● **PROBLEM TO SOLVE**
Find the lines holding the string "onset" in the data, then copy all of them.

── DATA LISTING

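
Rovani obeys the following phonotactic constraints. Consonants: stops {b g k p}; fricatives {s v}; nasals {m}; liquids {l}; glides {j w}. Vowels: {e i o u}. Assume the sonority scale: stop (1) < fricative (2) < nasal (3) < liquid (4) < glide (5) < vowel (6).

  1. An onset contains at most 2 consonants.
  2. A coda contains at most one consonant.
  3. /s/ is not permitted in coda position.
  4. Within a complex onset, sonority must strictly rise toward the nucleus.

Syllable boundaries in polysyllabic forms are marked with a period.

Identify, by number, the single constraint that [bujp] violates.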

────

● **RESPONSE FOR THIS EXERCISE**
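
  1. An onset contains at most 2 consonants.
  4. Within a complex onset, sonority must strictly rise toward the nucleus.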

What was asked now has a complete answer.